▸ **Assigned task**: Each line that includes the word "below" should be copied from the records.

▸ **Exercise material**:

■ ■ ■ ■ ■ ■ ■

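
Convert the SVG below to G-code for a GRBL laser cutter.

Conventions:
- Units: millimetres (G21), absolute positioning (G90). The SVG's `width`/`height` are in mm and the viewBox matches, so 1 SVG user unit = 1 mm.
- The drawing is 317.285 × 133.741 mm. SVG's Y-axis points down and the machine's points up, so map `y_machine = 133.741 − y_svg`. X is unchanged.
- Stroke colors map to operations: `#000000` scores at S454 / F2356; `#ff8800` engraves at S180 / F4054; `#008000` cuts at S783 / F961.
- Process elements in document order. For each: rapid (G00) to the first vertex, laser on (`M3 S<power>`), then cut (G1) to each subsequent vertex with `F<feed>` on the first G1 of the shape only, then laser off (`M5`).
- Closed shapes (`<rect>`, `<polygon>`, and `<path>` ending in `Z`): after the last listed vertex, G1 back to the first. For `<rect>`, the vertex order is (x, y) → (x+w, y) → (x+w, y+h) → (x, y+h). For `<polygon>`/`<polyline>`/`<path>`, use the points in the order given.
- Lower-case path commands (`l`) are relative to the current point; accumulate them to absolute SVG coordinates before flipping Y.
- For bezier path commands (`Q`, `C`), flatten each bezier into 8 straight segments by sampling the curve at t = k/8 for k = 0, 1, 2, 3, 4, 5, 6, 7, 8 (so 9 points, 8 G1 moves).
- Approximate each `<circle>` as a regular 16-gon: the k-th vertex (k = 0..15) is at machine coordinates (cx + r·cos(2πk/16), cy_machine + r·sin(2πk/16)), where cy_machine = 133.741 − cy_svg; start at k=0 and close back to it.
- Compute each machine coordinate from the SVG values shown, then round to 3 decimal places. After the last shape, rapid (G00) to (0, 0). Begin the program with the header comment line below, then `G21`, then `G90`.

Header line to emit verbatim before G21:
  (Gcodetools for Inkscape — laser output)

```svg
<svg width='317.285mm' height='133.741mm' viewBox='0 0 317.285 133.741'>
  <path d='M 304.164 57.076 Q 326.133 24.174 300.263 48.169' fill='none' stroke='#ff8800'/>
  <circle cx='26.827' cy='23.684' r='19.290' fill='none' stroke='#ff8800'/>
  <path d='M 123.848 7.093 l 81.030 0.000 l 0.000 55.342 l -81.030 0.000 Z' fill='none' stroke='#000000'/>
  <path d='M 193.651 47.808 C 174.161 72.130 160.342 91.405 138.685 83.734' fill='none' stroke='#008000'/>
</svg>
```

(Gcodetools for Inkscape — laser output)
G21
G90
G00 X304.164 Y76.665
M3 S180
G1 X308.909 Y84.001 F4054
G1 X312.159 Y89.560
G1 X313.913 Y93.340
G1 X314.173 Y95.343
G1 X312.938 Y95.567
G1 X310.208 Y94.013
G1 X305.983 Y90.682
G1 X300.263 Y85.572
M5
G00 X46.117 Y110.057
M3 S180
G1 X44.649 Y117.439 F4054
G1 X40.467 Y123.697
G1 X34.209 Y127.879
G1 X26.827 Y129.347
G1 X19.445 Y127.879
G1 X13.187 Y123.697
G1 X9.005 Y117.439
G1 X7.537 Y110.057
G1 X9.005 Y102.675
G1 X13.187 Y96.417
G1 X19.445 Y92.235
G1 X26.827 Y90.767
G1 X34.209 Y92.235
G1 X40.467 Y96.417
G1 X44.649 Y102.675
G1 X46.117 Y110.057
M5
G00 X123.848 Y126.648
M3 S454
G1 X204.878 Y126.648 F2356
G1 X204.878 Y71.306
G1 X123.848 Y71.306
G1 X123.848 Y126.648
M5
G00 X193.651 Y85.933
M3 S783
G1 X186.582 Y77.092 F961
G1 X179.886 Y68.980
G1 X173.405 Y61.855
G1 X166.981 Y55.973
G1 X160.455 Y51.590
G1 X153.669 Y48.964
G1 X146.465 Y48.351
G1 X138.685 Y50.007
M5
G00 X0.000 Y0.000

1 u = 1 mm; y_m = 133.741 − y.

[1] `<path>` quadratic bezier, #ff8800→engrave S180 F4054: (304.164,76.665) → (308.909,84.001) → (312.159,89.560) → (313.913,93.340) → (314.173,95.343) → (312.938,95.567) → (310.208,94.013) → (305.983,90.682) → (300.263,85.572)

[2] `<circle>` circle, #ff8800→engrave S180 F4054: (46.117,110.057) → (44.649,117.439) → (40.467,123.697) → (34.209,127.879) → (26.827,129.347) → (19.445,127.879) → (13.187,123.697) → (9.005,117.439) → (7.537,110.057) → (9.005,102.675) → (13.187,96.417) → (19.445,92.235) → (26.827,90.767) → (34.209,92.235) → (40.467,96.417) → (44.649,102.675) → (46.117,110.057) (closed)

[3] `<path>` rectangle, #000000→score S454 F2356: (123.848,126.648) → (204.878,126.648) → (204.878,71.306) → (123.848,71.306) → (123.848,126.648) (closed)

[4] `<path>` cubic bezier, #008000→cut S783 F961: (193.651,85.933) → (186.582,77.092) → (179.886,68.980) → (173.405,61.855) → (166.981,55.973) → (160.455,51.590) → (153.669,48.964) → (146.465,48.351) → (138.685,50.007)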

■ ■ ■ ■ ■ ■ ■

▸ **Answer box**:
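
Convert the SVG below to G-code for a GRBL laser cutter.
- Compute each machine coordinate from the SVG values shown, then round to 3 decimal places. After the last shape, rapid (G00) to (0, 0). Begin the program with the header comment line below, then `G21`, then `G90`.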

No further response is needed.